> Records provided
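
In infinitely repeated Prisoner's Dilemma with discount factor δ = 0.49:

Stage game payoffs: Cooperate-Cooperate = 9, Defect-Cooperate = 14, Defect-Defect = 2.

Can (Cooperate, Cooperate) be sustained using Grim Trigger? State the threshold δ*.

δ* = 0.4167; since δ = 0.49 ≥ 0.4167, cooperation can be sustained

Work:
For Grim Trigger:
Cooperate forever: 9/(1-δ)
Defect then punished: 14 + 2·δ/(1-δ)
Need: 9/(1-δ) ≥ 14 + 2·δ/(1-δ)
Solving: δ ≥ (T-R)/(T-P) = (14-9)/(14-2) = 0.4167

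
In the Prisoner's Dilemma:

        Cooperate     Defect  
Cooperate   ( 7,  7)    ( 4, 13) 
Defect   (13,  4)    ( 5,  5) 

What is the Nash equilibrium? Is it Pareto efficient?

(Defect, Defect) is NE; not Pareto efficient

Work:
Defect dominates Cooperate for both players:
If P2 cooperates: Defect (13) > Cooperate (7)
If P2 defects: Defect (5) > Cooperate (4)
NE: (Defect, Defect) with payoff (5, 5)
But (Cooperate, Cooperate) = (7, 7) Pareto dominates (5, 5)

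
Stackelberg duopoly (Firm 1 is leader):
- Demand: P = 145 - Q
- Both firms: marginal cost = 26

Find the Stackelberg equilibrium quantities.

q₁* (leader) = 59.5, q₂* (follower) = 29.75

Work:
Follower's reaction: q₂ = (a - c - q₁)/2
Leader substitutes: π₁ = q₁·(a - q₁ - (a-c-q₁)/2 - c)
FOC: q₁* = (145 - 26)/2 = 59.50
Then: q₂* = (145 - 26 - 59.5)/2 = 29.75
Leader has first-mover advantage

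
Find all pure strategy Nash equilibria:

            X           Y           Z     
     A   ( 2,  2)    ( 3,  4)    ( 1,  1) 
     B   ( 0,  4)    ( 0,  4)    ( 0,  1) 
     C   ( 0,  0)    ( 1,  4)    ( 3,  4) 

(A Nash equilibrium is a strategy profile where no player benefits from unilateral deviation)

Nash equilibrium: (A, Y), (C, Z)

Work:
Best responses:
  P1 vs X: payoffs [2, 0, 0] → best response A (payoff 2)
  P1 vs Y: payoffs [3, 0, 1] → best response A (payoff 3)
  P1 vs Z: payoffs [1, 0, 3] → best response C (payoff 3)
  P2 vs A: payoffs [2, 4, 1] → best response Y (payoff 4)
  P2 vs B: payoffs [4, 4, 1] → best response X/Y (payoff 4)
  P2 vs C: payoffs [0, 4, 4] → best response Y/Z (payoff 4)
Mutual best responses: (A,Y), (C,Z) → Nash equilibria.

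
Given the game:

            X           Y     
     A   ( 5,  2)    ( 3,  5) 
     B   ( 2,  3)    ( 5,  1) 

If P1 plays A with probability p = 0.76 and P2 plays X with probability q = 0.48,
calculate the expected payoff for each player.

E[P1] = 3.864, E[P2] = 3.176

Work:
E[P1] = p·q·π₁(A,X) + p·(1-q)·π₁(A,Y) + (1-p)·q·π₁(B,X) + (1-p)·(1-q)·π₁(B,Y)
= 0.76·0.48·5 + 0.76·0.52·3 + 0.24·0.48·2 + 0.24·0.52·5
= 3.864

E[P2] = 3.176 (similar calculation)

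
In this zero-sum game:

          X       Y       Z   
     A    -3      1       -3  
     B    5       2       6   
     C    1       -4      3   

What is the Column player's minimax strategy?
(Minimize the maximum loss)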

---

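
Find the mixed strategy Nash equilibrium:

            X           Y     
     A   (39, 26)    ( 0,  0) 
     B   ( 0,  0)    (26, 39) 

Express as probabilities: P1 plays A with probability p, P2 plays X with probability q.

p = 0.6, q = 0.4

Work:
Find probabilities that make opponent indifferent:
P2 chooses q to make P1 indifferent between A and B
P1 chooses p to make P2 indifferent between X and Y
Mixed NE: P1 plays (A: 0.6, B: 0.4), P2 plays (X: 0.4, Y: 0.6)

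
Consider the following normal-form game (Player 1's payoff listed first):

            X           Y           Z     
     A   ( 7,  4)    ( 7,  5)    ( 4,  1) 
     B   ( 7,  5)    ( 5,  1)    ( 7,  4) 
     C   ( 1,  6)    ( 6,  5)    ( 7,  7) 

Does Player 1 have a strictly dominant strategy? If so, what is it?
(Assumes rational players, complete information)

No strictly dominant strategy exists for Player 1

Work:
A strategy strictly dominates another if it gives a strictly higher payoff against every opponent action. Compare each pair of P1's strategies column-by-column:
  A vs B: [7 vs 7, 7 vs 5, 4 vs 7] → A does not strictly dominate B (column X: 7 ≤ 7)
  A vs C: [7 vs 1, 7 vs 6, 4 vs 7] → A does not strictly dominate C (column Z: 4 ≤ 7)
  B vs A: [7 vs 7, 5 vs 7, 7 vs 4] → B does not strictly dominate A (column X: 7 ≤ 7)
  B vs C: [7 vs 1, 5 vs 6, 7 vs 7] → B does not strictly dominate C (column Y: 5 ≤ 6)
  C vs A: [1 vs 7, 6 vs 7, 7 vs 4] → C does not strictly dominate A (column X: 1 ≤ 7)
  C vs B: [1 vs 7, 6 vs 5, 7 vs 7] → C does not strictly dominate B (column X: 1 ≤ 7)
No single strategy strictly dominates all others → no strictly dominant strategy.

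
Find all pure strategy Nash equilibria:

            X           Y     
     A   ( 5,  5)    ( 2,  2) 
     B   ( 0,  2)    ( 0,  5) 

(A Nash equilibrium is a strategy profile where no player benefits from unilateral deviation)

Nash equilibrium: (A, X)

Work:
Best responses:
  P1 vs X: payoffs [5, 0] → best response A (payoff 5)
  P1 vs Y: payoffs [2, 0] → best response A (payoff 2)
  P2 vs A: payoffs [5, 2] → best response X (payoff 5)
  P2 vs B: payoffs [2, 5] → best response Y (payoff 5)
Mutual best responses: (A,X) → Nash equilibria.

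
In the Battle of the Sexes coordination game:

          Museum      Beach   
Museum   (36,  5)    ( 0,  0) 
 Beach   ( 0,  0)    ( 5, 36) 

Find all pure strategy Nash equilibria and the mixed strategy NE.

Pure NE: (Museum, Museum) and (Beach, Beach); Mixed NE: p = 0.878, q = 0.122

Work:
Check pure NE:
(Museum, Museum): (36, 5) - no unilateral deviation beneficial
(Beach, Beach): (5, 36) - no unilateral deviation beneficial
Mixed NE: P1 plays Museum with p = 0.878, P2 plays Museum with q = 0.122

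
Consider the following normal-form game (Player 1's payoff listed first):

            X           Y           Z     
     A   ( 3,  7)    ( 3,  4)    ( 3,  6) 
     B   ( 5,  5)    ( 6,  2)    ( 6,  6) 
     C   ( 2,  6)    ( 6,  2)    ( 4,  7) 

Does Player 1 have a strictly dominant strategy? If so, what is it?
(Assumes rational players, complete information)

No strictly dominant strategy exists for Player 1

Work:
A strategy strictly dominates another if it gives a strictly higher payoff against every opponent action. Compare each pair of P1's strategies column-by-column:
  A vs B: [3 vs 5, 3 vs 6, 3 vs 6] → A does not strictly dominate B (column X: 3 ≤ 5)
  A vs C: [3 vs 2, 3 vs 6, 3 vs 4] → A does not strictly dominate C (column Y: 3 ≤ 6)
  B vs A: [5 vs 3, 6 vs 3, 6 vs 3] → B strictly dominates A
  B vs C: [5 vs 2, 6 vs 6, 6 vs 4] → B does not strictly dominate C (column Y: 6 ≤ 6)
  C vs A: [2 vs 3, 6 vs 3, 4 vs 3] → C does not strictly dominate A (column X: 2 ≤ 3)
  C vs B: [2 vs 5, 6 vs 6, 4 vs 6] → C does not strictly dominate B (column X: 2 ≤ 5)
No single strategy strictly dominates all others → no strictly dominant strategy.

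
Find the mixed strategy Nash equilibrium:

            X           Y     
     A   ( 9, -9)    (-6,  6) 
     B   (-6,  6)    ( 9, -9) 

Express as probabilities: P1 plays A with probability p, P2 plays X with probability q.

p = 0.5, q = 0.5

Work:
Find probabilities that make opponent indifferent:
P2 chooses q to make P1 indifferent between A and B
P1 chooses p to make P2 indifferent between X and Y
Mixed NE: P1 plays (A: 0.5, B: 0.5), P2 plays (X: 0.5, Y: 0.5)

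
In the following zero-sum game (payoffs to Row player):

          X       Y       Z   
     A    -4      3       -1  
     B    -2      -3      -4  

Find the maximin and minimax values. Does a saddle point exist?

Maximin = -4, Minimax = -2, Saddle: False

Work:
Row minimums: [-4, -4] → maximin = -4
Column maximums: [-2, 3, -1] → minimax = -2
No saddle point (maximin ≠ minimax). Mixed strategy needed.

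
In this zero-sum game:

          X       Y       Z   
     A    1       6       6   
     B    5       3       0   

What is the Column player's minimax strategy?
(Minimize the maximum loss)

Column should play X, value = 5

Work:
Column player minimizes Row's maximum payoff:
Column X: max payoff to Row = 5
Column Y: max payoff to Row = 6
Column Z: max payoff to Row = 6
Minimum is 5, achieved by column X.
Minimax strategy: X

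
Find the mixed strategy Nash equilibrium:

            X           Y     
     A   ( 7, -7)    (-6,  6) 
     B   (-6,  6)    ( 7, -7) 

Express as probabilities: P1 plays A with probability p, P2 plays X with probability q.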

--

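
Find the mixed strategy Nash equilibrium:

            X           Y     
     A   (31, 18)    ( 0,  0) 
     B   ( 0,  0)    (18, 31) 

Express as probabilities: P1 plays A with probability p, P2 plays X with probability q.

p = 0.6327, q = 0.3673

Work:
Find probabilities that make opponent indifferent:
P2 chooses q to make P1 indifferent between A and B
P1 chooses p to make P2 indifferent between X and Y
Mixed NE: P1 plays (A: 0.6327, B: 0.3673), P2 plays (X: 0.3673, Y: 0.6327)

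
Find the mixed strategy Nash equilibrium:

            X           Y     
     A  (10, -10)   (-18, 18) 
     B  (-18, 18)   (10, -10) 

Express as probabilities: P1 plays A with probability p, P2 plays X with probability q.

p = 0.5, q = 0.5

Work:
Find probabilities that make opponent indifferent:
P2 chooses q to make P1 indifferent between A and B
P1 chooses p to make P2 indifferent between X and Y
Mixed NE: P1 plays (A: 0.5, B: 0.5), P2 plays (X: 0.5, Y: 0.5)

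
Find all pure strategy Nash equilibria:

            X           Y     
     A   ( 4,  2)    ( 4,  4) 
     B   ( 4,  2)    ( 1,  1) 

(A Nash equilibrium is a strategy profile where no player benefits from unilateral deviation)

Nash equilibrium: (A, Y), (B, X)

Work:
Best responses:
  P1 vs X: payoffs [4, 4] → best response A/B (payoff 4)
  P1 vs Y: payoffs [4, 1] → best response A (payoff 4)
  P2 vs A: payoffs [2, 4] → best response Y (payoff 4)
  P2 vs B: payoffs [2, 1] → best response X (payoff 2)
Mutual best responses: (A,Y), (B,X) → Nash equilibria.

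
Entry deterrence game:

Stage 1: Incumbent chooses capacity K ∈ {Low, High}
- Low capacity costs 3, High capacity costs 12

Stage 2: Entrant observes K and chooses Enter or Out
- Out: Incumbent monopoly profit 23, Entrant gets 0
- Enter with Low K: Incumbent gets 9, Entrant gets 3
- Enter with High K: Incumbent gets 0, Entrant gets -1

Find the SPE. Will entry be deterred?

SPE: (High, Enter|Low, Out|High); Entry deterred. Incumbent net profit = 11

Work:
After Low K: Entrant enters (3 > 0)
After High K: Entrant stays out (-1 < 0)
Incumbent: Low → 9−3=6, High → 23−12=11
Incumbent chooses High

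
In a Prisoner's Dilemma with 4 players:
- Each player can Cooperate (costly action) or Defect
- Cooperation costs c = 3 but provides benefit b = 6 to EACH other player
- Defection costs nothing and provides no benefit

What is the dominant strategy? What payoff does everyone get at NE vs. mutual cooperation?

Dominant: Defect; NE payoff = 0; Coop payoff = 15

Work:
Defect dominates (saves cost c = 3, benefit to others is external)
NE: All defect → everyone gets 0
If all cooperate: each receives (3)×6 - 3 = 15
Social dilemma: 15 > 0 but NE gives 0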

> Task instructions
If a line of the listing above contains "Stage", pick it out and copy it.

> Result of the task
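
Stage game payoffs: Cooperate-Cooperate = 9, Defect-Cooperate = 14, Defect-Defect = 2.
Stage 1: Incumbent chooses capacity K ∈ {Low, High}
Stage 2: Entrant observes K and chooses Enter or Out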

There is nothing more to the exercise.